**Activity**
Your job with the data below is to output exactly the lines from the one holding "- Registration desk" down to the one holding "- The lighting", both included, and no others.

(Recorded information begins)

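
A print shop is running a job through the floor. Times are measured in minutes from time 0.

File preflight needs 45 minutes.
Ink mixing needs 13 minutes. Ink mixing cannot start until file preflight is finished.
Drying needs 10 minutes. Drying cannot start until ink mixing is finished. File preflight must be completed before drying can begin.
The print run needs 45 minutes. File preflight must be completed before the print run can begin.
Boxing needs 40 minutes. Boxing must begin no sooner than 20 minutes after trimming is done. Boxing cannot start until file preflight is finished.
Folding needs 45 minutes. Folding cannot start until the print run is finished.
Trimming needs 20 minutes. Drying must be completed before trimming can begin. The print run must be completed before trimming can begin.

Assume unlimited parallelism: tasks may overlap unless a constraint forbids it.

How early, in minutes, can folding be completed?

File preflight has no prerequisites, so it starts at minute 0 and finishes at minute 45.
The print run waits on file preflight (finishes minute 45), so it starts at minute 45 and finishes at 45 + 45 = minute 90.
Folding waits on the print run (finishes minute 90), so it starts at minute 90 and finishes at 90 + 45 = minute 135.

135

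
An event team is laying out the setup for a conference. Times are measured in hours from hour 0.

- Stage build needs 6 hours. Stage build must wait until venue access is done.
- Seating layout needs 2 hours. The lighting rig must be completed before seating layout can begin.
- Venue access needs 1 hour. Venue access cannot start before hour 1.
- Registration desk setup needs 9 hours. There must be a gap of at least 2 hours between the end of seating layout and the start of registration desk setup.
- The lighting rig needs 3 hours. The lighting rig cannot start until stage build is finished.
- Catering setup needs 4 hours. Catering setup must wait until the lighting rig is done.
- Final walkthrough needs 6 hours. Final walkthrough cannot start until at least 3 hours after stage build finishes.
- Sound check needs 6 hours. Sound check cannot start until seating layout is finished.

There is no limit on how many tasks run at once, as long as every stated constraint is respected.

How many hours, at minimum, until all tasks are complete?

After its own release at hour 1, venue access can start at hour 1 and finishes at hour 2.
After venue access (finishes hour 2), stage build can start at hour 2 and finishes at hour 8.
Final walkthrough waits on stage build (finishes hour 8, plus 3-hour gap → hour 11), so it starts at hour 11 and finishes at 11 + 6 = hour 17.
The lighting rig cannot begin until stage build (finishes hour 8). It runs from hour 8 to 8 + 3 = hour 11.
After the lighting rig (finishes hour 11), catering setup can start at hour 11 and finishes at hour 15.
Seating layout cannot begin until the lighting rig (finishes hour 11). It runs from hour 11 to 11 + 2 = hour 13.
Sound check waits on seating layout (finishes hour 13), so it starts at hour 13 and finishes at 13 + 6 = hour 19.
Registration desk setup waits on seating layout (finishes hour 13, plus 2-hour gap → hour 15), so it starts at hour 15 and finishes at 15 + 9 = hour 24.
All tasks are finished once the last one completes. Finish times: Venue access at 2, Stage build at 8, The lighting rig at 11, Seating layout at 13, Registration desk setup at 24, Catering setup at 15, Sound check at 19, Final walkthrough at 17. The latest is hour 24.

24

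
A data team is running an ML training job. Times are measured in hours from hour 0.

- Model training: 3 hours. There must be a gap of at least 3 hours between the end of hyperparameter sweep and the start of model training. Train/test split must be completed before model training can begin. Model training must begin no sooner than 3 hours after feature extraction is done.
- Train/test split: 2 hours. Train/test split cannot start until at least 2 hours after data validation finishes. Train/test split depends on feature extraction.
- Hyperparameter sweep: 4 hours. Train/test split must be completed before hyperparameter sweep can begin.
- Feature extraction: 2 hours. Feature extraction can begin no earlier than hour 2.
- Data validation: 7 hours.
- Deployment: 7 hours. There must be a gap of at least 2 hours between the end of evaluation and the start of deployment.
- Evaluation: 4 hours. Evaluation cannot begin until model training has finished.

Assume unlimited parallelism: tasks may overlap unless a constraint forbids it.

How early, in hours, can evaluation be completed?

25

Feature extraction cannot begin until its own release at hour 2. It runs from hour 2 to 2 + 2 = hour 4.
Nothing blocks data validation, so it runs from hour 0 to hour 7.
For train/test split: data validation (finishes hour 7, plus 2-hour gap → hour 9); feature extraction (finishes hour 4). Taking the maximum gives a start of hour 9, and it finishes at 9 + 2 = hour 11.
Hyperparameter sweep waits on train/test split (finishes hour 11), so it starts at hour 11 and finishes at 11 + 4 = hour 15.
Model training needs all of hyperparameter sweep (finishes hour 15, plus 3-hour gap → hour 18); train/test split (finishes hour 11); feature extraction (finishes hour 4, plus 3-hour gap → hour 7). That puts its earliest start at hour 18; it finishes at 18 + 3 = hour 21.
After model training (finishes hour 21), evaluation can start at hour 21 and finishes at hour 25.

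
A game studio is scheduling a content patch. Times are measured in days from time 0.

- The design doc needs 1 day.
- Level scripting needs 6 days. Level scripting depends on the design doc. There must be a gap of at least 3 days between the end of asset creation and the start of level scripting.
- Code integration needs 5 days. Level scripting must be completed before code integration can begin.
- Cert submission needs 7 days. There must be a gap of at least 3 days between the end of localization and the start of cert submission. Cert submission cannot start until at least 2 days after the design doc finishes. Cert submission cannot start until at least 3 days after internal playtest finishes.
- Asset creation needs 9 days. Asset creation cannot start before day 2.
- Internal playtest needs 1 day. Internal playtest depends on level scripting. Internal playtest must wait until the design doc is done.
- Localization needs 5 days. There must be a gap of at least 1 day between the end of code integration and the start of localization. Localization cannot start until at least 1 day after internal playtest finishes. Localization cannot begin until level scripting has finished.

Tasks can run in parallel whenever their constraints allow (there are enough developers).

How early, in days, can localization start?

Asset creation cannot begin until its own release at day 2. It runs from day 2 to 2 + 9 = day 11.
The design doc has no prerequisites, so it starts at day 0 and finishes at day 1.
Level scripting has to wait for the design doc (finishes day 1); asset creation (finishes day 11, plus 3-day gap → day 14). The latest of these is day 14, so level scripting runs day 14 to 14 + 6 = day 20.
Internal playtest needs all of level scripting (finishes day 20); the design doc (finishes day 1). That puts its earliest start at day 20; it finishes at 20 + 1 = day 21.
Code integration waits on level scripting (finishes day 20), so it starts at day 20 and finishes at 20 + 5 = day 25.
Localization waits on code integration (finishes day 25, plus 1-day gap → day 26); internal playtest (finishes day 21, plus 1-day gap → day 22); level scripting (finishes day 20). The latest of these is day 26, which is the earliest localization can start.

26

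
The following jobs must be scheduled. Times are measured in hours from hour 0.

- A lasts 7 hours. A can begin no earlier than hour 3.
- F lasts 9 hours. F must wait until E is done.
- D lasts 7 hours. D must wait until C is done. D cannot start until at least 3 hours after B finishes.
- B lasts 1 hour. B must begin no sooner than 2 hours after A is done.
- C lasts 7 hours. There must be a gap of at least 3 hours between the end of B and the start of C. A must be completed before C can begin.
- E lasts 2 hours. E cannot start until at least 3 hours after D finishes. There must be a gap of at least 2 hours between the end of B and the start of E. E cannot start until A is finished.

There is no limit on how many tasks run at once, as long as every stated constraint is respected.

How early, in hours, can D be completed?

30

A cannot begin until its own release at hour 3. It runs from hour 3 to 3 + 7 = hour 10.
B cannot begin until A (finishes hour 10, plus 2-hour gap → hour 12). It runs from hour 12 to 12 + 1 = hour 13.
C cannot start until B (finishes hour 13, plus 3-hour gap → hour 16); A (finishes hour 10). The controlling bound is hour 16, so C finishes at 16 + 7 = hour 23.
D has to wait for C (finishes hour 23); B (finishes hour 13, plus 3-hour gap → hour 16). The latest of these is hour 23, so D runs hour 23 to 23 + 7 = hour 30.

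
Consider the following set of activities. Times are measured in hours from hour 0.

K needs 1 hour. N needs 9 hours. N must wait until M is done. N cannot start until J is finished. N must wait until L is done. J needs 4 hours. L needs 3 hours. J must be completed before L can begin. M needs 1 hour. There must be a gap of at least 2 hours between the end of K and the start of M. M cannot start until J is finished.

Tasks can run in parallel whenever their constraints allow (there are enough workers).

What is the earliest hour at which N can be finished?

16

K can start immediately at hour 0; it finishes at hour 1.
Nothing blocks J, so it runs from hour 0 to hour 4.
For M: K (finishes hour 1, plus 2-hour gap → hour 3); J (finishes hour 4). Taking the maximum gives a start of hour 4, and it finishes at 4 + 1 = hour 5.
L cannot begin until J (finishes hour 4). It runs from hour 4 to 4 + 3 = hour 7.
N has to wait for M (finishes hour 5); J (finishes hour 4); L (finishes hour 7). The latest of these is hour 7, so N runs hour 7 to 7 + 9 = hour 16.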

(Recorded information ends)

**Answer section**
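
- Registration desk setup needs 9 hours. There must be a gap of at least 2 hours between the end of seating layout and the start of registration desk setup.
- The lighting rig needs 3 hours. The lighting rig cannot start until stage build is finished.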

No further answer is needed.